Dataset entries
+-------+

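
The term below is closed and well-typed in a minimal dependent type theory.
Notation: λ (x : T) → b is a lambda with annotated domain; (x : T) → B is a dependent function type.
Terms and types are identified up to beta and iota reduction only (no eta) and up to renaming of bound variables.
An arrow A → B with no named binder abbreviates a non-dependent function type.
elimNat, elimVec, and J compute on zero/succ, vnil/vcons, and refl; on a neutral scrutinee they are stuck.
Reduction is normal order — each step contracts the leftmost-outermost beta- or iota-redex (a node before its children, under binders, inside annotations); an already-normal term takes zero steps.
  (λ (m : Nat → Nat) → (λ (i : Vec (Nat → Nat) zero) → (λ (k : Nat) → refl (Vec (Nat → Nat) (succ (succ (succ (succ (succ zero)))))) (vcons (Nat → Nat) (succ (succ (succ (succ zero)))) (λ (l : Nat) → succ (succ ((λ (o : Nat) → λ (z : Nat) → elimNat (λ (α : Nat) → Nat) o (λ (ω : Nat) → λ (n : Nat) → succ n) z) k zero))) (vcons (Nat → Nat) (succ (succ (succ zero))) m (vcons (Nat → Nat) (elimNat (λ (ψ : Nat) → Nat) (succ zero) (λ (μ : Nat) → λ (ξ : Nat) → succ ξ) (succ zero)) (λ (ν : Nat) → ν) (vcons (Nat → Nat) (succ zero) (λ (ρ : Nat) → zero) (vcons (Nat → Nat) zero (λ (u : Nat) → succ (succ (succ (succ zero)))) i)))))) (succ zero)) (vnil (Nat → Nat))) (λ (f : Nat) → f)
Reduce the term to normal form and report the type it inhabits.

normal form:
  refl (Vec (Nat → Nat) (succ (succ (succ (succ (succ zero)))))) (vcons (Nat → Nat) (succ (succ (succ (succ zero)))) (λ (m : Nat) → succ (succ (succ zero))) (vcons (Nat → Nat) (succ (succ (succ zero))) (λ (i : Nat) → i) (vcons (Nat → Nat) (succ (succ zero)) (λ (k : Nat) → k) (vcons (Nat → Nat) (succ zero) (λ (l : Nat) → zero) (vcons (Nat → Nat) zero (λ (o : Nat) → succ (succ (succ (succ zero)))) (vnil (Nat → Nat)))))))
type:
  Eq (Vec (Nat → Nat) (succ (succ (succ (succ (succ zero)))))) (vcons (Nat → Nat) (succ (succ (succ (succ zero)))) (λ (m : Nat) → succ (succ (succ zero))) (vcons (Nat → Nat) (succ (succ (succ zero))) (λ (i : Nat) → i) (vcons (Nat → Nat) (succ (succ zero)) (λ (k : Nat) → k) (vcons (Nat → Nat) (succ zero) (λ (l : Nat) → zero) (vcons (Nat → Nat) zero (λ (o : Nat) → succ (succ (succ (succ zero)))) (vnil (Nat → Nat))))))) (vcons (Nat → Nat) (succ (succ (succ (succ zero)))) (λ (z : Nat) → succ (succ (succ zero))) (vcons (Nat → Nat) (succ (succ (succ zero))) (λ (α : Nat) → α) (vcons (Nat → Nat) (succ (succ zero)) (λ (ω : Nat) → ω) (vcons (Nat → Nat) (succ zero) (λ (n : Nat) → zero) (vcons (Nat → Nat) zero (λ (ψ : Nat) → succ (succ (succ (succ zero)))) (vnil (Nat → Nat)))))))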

+-------+

▶ _Exercise_:
Find the number of lines above that hold the word "dependent", then write that number by itself.

▶ _Exercise response_:
3